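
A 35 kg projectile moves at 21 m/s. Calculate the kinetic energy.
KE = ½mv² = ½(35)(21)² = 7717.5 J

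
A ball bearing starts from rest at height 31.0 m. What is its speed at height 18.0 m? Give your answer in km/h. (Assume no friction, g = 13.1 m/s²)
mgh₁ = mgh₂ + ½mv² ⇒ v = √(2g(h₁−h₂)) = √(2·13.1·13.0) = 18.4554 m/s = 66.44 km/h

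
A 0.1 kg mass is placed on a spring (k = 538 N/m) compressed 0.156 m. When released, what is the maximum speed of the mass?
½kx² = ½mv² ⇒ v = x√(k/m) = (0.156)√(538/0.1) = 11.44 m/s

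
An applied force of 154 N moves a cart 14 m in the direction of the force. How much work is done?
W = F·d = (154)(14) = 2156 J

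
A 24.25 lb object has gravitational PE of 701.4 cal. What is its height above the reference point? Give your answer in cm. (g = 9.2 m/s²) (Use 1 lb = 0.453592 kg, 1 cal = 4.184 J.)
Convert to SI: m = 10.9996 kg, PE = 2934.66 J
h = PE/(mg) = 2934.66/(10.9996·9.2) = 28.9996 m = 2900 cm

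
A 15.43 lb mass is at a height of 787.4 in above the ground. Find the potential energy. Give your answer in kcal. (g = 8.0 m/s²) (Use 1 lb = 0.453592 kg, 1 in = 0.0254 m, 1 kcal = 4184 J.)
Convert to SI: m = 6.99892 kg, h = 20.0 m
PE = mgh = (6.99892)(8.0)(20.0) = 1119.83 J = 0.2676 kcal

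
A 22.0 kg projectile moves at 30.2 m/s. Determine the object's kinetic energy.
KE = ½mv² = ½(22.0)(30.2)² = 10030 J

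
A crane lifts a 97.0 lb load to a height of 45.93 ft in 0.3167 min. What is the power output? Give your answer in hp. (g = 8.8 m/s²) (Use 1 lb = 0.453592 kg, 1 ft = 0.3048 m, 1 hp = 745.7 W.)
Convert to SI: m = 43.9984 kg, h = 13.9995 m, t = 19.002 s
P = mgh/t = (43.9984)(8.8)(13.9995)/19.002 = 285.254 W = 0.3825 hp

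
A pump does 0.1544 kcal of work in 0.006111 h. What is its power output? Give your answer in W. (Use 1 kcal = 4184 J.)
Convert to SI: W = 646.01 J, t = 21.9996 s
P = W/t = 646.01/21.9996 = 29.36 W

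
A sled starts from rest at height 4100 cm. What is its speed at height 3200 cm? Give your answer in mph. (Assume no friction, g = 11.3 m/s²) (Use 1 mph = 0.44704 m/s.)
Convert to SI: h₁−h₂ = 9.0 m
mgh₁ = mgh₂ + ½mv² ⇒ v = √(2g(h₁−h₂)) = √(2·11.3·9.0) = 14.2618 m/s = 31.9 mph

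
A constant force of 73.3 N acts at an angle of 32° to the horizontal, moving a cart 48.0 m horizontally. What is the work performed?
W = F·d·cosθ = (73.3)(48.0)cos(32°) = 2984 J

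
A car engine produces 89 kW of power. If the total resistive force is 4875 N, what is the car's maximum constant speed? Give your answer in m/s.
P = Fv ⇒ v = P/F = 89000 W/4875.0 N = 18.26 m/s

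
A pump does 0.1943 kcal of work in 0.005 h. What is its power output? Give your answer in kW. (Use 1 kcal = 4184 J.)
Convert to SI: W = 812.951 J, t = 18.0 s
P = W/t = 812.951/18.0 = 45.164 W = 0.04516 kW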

--

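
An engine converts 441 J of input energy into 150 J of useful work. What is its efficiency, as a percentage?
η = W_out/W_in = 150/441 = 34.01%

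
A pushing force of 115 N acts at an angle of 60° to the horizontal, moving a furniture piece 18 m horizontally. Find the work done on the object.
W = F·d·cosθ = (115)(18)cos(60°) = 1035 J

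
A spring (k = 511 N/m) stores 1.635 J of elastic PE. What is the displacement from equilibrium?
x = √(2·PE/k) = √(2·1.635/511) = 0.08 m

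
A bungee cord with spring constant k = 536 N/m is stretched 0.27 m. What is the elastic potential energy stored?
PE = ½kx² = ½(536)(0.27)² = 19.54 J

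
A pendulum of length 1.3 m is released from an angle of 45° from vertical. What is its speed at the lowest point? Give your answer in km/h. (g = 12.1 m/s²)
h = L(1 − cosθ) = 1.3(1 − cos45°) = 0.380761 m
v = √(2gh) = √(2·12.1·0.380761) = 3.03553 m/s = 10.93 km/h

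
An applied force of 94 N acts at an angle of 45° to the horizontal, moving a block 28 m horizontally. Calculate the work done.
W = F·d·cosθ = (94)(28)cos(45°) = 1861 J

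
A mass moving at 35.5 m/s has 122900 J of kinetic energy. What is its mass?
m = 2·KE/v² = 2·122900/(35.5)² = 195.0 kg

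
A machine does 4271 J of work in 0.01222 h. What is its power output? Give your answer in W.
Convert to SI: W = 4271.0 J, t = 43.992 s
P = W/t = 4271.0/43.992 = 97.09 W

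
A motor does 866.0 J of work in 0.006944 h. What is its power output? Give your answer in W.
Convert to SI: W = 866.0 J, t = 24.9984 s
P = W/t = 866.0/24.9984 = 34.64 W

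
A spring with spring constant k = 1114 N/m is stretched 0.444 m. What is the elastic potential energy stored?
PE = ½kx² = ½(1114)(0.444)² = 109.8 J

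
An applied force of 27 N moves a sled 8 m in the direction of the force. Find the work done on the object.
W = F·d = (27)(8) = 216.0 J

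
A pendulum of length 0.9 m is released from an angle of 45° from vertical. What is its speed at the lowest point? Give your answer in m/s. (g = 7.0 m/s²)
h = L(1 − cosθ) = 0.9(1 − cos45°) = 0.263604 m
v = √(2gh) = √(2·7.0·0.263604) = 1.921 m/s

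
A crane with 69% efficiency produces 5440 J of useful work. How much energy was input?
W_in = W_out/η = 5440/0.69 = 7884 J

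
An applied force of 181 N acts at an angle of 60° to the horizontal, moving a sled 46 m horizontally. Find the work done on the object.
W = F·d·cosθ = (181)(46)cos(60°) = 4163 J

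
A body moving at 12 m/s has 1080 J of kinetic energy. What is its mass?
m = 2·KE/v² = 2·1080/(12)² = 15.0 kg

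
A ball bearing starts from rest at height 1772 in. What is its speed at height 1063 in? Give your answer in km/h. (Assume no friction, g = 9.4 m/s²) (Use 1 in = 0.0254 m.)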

- _Exercise goal_: The response should hold exactly the lines starting at the line with "An applied force of 181" and ending at the line with "A ball bearing starts from rest at height 1772", and no other line of the material above.

- _Answer area_:
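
An applied force of 181 N acts at an angle of 60° to the horizontal, moving a sled 46 m horizontally. Find the work done on the object.
W = F·d·cosθ = (181)(46)cos(60°) = 4163 J

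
A body moving at 12 m/s has 1080 J of kinetic energy. What is its mass?
m = 2·KE/v² = 2·1080/(12)² = 15.0 kg

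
A ball bearing starts from rest at height 1772 in. What is its speed at height 1063 in? Give your answer in km/h. (Assume no friction, g = 9.4 m/s²) (Use 1 in = 0.0254 m.)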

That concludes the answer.